DATA IN THIS EXERCISE Start Marker

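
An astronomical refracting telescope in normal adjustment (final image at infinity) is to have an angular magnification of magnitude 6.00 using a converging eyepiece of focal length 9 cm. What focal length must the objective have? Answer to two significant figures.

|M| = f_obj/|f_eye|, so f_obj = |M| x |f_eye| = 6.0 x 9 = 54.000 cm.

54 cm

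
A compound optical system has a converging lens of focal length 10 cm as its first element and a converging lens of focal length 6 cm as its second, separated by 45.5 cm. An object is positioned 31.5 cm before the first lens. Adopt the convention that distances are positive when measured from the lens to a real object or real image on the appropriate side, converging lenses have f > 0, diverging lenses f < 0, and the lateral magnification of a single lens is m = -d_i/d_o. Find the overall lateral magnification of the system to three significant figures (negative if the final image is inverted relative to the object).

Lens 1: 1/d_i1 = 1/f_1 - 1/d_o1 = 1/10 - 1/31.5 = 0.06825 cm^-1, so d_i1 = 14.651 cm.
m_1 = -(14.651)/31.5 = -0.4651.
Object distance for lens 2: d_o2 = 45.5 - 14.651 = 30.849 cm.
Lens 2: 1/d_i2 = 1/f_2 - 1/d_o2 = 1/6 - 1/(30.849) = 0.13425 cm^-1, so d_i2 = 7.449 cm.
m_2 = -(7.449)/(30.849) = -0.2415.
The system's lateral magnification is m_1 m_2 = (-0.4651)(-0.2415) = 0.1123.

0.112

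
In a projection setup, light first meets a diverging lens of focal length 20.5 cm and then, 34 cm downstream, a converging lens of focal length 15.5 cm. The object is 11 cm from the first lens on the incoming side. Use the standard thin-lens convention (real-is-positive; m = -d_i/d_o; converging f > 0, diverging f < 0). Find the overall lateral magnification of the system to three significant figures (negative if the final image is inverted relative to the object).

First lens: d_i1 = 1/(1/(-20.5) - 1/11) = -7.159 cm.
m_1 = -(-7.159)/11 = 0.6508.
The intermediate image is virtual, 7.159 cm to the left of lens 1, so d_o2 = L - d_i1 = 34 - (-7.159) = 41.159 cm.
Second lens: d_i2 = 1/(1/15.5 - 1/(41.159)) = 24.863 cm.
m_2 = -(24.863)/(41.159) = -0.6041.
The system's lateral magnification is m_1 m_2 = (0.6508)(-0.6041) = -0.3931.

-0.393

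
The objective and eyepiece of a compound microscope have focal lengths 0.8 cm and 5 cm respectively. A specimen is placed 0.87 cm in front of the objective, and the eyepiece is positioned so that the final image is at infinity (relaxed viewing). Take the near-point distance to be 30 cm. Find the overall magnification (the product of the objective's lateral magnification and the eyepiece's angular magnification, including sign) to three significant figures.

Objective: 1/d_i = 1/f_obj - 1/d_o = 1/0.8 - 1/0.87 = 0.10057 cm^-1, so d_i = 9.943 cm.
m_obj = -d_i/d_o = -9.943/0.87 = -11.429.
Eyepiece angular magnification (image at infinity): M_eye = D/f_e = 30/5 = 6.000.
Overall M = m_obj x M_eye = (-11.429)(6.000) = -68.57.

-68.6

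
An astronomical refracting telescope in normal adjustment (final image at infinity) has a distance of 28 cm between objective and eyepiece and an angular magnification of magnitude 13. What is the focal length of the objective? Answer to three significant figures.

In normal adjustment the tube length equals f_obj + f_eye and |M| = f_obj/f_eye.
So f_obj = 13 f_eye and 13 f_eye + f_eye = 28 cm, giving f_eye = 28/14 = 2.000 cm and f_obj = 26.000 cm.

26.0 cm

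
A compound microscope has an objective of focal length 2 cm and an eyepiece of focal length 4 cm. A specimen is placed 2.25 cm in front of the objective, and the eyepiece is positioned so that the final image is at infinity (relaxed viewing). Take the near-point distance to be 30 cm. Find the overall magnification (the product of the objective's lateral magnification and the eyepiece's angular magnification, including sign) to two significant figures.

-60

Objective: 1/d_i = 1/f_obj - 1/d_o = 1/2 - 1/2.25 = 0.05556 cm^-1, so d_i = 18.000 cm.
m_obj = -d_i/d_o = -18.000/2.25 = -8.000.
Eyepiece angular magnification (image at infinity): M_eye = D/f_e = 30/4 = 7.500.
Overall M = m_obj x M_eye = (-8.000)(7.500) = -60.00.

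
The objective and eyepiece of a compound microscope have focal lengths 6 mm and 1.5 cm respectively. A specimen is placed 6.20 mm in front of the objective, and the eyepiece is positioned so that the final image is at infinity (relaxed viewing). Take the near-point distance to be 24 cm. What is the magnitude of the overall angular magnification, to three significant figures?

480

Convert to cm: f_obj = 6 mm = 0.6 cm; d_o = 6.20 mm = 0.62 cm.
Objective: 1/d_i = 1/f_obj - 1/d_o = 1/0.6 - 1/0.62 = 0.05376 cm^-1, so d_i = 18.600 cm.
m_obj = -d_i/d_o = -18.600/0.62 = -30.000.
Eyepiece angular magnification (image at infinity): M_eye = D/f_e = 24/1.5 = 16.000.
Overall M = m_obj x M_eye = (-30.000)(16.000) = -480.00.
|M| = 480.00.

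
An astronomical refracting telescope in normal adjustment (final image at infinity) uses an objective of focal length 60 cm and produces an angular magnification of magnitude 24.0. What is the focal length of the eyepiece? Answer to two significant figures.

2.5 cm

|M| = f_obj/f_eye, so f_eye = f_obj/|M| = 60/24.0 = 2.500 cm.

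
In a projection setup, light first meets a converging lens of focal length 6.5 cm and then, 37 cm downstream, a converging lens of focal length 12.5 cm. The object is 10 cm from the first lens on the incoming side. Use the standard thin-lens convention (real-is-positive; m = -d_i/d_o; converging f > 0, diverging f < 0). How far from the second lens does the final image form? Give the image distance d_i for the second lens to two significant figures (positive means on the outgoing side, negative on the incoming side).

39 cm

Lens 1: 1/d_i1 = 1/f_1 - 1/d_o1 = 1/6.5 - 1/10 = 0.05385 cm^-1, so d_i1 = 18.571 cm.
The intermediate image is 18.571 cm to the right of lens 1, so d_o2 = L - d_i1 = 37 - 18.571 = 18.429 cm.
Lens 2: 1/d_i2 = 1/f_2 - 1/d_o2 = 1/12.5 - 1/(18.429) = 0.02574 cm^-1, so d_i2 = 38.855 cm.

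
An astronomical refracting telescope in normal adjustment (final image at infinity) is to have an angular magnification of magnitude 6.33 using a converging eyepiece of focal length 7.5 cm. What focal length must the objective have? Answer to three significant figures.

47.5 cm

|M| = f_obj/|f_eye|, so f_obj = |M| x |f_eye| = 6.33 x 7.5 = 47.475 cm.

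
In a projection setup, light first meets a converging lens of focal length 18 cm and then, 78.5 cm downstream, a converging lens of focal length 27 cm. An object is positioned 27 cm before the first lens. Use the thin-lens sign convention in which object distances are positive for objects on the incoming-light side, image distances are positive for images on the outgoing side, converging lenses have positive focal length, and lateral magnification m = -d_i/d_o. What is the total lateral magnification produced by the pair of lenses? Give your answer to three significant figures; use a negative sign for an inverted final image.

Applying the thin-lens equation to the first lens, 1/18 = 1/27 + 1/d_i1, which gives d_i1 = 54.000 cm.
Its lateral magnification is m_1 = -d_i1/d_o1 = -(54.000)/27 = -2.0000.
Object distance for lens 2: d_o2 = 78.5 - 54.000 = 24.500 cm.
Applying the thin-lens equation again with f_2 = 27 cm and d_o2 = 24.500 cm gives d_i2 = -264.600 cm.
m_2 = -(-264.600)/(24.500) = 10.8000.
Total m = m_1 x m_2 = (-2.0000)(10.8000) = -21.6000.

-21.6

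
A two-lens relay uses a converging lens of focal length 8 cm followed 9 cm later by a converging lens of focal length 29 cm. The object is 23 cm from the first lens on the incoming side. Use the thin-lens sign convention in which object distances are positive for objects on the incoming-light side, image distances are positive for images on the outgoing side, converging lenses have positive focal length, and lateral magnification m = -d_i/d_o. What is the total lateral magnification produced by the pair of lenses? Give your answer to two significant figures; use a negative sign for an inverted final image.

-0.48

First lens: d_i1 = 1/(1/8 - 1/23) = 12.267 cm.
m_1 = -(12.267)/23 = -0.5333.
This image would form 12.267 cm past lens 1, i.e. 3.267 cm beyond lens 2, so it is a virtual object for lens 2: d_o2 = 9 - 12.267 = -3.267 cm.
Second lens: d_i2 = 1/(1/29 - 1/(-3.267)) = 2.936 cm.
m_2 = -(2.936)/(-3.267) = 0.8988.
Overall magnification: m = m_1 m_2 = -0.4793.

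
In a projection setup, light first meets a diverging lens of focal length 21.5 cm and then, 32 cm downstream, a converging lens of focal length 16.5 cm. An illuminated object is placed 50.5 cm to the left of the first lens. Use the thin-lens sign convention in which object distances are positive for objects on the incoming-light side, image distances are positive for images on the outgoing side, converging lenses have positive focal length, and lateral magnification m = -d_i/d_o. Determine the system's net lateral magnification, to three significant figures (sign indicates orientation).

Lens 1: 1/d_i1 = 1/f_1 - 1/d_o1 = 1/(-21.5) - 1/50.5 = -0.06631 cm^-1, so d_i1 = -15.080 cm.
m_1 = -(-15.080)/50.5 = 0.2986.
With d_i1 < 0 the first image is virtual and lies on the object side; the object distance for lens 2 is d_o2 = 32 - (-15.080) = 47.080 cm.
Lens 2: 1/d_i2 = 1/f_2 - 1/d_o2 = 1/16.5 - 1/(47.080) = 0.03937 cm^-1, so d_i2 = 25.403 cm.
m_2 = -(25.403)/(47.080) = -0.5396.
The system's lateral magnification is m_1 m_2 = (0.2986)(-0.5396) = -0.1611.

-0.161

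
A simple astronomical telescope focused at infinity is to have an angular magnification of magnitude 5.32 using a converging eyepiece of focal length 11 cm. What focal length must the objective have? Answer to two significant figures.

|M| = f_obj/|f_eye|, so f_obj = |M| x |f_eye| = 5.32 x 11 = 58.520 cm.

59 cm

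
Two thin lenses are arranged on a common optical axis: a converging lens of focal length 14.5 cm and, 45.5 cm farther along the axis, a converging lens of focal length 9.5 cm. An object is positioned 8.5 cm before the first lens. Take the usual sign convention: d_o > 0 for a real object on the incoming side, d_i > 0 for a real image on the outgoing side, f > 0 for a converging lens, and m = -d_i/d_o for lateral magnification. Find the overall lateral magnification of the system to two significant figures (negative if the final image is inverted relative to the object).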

DATA IN THIS EXERCISE End Marker
DATA IN THIS EXERCISE Start Marker

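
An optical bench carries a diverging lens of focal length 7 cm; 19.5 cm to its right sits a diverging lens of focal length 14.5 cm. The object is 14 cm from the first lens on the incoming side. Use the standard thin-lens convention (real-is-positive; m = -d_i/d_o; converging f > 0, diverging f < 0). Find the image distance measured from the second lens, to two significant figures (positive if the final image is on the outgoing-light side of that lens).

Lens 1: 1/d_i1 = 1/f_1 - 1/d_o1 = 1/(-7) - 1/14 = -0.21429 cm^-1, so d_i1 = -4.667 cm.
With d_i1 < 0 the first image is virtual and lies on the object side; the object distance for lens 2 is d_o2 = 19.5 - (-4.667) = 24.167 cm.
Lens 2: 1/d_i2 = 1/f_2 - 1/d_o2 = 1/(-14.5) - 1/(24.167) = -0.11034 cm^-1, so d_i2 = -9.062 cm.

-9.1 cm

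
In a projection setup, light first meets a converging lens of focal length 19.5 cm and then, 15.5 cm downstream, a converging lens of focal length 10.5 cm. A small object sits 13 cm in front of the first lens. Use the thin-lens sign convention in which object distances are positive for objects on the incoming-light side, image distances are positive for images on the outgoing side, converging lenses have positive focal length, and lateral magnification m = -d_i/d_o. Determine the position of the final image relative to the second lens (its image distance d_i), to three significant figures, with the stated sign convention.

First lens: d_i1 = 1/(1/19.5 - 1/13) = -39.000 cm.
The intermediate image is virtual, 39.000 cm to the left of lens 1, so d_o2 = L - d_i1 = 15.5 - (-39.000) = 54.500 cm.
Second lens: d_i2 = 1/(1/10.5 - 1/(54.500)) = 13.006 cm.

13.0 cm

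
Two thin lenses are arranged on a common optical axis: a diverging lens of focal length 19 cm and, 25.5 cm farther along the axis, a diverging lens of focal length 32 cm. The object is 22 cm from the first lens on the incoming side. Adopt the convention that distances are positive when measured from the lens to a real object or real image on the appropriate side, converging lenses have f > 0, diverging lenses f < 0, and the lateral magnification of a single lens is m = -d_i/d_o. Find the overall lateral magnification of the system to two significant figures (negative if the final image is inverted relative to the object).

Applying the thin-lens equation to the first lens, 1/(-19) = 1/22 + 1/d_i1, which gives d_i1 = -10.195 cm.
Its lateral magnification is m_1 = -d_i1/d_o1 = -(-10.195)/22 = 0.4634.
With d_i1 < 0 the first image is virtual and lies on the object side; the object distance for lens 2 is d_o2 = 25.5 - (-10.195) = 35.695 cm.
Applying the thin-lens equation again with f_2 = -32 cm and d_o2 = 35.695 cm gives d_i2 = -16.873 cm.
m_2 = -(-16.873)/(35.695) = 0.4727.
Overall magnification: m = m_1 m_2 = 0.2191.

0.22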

DATA IN THIS EXERCISE End Marker
DATA IN THIS EXERCISE Start Marker

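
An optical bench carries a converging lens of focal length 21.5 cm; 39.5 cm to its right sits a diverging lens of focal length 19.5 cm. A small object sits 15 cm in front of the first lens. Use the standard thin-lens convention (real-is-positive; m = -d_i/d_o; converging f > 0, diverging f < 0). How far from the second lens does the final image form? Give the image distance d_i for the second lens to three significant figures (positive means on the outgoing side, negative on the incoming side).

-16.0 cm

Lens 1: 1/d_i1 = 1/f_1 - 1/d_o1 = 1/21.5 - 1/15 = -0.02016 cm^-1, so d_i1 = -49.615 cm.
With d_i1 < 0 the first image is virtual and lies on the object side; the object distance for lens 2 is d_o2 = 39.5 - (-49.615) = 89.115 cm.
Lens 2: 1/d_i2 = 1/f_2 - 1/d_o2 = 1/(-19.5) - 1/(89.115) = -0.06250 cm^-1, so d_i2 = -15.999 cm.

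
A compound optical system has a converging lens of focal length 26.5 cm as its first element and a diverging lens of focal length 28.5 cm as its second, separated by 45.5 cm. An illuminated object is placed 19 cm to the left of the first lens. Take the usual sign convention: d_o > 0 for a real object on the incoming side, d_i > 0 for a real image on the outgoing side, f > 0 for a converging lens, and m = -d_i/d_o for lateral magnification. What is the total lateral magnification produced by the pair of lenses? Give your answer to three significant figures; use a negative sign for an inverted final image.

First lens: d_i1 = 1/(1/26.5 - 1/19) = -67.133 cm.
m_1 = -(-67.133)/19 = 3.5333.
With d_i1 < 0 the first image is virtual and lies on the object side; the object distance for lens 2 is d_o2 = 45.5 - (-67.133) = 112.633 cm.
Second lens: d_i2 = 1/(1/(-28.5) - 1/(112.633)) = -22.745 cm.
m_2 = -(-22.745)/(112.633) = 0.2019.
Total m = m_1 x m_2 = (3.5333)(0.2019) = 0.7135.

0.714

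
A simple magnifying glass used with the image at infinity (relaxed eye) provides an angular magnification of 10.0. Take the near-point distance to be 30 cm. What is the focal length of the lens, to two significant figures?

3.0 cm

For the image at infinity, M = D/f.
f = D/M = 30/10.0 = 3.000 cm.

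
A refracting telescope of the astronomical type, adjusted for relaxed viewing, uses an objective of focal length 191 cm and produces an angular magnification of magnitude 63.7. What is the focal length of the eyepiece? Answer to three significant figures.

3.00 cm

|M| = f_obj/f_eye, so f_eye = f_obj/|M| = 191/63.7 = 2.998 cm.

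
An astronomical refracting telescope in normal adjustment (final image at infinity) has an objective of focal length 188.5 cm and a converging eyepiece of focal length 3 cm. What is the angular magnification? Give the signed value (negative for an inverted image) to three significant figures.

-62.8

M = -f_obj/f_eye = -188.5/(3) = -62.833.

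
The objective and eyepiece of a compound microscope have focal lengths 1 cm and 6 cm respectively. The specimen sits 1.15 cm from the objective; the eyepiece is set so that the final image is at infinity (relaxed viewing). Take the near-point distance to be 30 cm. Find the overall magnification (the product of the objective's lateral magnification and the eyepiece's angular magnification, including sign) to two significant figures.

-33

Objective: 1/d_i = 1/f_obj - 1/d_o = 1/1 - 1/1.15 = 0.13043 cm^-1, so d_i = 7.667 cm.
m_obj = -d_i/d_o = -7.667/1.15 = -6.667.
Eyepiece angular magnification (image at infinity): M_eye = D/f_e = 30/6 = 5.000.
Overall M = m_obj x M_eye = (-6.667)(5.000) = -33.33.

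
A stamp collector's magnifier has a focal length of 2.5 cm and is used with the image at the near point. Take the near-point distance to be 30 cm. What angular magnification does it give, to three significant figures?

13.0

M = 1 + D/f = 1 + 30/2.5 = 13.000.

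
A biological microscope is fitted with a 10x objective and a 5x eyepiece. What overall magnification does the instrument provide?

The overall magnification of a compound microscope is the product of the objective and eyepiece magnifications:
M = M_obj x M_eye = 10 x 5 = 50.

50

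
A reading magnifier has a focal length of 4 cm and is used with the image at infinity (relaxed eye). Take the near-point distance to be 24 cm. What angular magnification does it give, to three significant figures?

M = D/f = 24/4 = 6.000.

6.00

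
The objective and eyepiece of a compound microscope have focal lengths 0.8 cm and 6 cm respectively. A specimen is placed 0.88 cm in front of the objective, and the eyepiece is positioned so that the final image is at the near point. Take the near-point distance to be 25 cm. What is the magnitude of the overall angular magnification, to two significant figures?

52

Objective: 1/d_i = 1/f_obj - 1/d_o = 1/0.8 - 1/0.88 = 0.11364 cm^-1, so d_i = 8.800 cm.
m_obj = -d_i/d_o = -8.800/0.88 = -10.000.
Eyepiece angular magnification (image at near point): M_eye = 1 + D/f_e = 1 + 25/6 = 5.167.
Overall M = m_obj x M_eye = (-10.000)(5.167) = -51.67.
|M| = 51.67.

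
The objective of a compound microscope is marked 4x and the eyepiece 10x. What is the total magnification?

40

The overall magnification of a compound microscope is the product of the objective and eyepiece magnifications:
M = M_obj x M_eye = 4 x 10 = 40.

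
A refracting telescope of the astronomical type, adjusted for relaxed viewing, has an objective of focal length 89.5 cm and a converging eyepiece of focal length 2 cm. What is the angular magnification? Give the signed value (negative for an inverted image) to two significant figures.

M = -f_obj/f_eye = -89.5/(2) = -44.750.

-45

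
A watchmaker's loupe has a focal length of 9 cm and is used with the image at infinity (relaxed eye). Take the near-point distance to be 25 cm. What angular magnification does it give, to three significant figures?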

DATA IN THIS EXERCISE End Marker

Could you restate, word for word, the lines above from the one with "image) to two significant figures." to the one with "A watchmaker's loupe", both included?

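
A refracting telescope of the astronomical type, adjusted for relaxed viewing, has an objective of focal length 89.5 cm and a converging eyepiece of focal length 2 cm. What is the angular magnification? Give the signed value (negative for an inverted image) to two significant figures.

M = -f_obj/f_eye = -89.5/(2) = -44.750.

-45

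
A watchmaker's loupe has a focal length of 9 cm and is used with the image at infinity (relaxed eye). Take the near-point distance to be 25 cm. What angular magnification does it give, to three significant figures?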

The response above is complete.